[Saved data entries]
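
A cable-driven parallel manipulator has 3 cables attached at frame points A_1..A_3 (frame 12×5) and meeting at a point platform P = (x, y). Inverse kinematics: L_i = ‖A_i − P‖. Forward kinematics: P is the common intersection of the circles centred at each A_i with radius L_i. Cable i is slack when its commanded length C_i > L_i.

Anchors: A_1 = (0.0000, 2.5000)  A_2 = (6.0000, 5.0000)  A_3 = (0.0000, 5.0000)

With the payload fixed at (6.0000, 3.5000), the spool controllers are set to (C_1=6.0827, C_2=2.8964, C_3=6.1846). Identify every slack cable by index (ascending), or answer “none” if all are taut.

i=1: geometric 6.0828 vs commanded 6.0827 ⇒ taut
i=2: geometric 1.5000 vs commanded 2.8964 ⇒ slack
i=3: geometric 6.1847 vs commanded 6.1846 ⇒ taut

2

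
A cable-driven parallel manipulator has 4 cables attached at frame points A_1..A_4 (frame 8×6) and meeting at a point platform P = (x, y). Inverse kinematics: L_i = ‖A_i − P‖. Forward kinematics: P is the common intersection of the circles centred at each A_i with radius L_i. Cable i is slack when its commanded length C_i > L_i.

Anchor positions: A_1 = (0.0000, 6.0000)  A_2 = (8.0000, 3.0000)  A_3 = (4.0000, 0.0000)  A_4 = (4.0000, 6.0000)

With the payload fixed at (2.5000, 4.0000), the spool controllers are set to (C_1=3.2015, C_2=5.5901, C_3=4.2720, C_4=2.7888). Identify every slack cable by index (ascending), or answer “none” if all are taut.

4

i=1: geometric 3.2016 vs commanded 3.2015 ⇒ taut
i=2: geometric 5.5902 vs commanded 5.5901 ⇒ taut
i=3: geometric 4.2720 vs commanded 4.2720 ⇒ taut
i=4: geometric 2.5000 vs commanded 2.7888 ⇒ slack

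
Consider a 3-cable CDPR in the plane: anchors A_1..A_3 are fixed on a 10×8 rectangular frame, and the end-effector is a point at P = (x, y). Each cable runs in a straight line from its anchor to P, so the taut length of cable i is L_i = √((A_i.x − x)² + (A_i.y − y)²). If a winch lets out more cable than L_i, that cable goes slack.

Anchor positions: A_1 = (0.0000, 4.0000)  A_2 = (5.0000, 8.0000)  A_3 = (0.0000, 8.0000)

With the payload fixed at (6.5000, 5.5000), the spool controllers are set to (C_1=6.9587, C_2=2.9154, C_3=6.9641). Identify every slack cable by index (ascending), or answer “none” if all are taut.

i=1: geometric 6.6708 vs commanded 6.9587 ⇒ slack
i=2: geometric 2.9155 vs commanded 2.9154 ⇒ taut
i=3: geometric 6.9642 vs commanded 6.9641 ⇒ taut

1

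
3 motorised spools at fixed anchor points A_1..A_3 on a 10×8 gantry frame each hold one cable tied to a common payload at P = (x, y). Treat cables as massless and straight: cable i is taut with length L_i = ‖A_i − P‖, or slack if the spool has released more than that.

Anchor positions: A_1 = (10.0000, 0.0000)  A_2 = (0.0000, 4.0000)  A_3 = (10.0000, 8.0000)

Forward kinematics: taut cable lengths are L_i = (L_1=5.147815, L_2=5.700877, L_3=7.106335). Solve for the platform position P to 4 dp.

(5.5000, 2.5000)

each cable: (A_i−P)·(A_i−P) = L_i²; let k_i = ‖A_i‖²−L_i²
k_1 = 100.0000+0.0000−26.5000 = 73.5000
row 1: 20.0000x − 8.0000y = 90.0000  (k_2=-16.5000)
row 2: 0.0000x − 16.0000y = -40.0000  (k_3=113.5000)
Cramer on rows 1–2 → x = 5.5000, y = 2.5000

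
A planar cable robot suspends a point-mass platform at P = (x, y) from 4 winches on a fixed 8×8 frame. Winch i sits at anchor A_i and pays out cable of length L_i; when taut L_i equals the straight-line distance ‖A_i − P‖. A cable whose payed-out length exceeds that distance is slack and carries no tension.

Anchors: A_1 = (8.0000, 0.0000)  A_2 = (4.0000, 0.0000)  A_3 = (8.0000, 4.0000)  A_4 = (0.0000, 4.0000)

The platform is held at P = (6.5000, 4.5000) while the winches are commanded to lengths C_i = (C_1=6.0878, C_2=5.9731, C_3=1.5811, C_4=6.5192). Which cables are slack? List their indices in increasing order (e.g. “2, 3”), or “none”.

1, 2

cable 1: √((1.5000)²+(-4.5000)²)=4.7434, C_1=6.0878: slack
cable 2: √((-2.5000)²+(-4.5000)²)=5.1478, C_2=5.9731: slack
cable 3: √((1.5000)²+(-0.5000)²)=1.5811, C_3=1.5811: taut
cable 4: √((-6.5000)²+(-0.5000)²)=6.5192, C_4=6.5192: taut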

* * *

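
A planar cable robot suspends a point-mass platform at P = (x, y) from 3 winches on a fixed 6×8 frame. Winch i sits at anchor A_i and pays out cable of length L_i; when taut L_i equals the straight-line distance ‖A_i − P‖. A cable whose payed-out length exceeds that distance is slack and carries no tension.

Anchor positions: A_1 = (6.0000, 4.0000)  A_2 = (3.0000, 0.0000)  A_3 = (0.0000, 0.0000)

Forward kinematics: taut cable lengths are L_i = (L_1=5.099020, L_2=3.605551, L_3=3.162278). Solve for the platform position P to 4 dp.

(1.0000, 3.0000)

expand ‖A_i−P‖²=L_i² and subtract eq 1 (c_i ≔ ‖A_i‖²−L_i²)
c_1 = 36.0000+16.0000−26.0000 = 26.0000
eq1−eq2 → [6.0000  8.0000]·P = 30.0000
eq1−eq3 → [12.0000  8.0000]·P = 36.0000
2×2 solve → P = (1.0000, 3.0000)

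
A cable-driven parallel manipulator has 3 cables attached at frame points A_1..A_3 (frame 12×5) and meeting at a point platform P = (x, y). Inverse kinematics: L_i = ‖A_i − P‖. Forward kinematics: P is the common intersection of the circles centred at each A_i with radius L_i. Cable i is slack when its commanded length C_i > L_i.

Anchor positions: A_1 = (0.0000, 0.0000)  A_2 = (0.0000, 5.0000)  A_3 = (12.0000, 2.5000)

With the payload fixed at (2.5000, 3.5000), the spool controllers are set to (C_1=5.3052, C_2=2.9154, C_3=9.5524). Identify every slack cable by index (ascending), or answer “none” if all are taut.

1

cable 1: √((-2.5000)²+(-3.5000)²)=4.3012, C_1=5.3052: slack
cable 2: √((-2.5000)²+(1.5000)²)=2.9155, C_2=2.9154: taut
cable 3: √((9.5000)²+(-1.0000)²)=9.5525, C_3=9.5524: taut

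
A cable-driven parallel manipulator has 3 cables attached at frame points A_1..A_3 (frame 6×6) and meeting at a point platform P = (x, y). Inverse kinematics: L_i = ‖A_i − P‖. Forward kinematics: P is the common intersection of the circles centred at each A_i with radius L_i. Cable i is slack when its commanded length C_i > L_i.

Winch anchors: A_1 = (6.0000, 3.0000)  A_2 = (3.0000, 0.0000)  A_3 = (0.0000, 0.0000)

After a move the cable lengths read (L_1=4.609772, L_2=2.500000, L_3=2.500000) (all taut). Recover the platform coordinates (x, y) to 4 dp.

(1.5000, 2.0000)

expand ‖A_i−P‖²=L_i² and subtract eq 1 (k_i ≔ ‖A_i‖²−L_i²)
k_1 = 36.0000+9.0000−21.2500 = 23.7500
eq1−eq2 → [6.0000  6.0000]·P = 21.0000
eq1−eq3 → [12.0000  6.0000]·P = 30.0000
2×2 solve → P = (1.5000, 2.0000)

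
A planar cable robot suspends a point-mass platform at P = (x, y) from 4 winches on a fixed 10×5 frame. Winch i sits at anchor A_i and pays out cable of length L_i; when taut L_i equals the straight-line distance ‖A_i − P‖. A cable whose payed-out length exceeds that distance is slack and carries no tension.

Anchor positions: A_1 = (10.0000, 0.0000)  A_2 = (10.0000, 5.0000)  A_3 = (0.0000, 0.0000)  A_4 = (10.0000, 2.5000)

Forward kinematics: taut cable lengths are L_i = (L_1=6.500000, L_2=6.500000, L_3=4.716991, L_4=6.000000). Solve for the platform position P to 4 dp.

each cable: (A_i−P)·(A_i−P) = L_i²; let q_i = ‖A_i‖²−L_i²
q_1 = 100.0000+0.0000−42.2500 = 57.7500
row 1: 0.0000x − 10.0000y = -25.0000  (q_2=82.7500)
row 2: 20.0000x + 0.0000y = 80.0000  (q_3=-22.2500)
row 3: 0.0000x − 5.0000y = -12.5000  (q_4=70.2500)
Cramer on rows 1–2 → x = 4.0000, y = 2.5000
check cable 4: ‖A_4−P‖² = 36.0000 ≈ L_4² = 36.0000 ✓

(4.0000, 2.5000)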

▸ WHAT THIS TASK INVOLVES:
Would you please repeat exactly the lines above, starting at the line with "With the payload fixed at (6.0000, 3.5000), the" and stopping at the line with "Anchor positions: A_1 = (0.0000, 6.0000)", both included?

▸ FINISHED EXERCISE:
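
With the payload fixed at (6.0000, 3.5000), the spool controllers are set to (C_1=6.0827, C_2=2.8964, C_3=6.1846). Identify every slack cable by index (ascending), or answer “none” if all are taut.

i=1: geometric 6.0828 vs commanded 6.0827 ⇒ taut
i=2: geometric 1.5000 vs commanded 2.8964 ⇒ slack
i=3: geometric 6.1847 vs commanded 6.1846 ⇒ taut

2

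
A cable-driven parallel manipulator has 4 cables attached at frame points A_1..A_4 (frame 8×6) and meeting at a point platform P = (x, y). Inverse kinematics: L_i = ‖A_i − P‖. Forward kinematics: P is the common intersection of the circles centred at each A_i with radius L_i. Cable i is slack when its commanded length C_i > L_i.

Anchor positions: A_1 = (0.0000, 6.0000)  A_2 = (8.0000, 3.0000)  A_3 = (4.0000, 0.0000)  A_4 = (4.0000, 6.0000)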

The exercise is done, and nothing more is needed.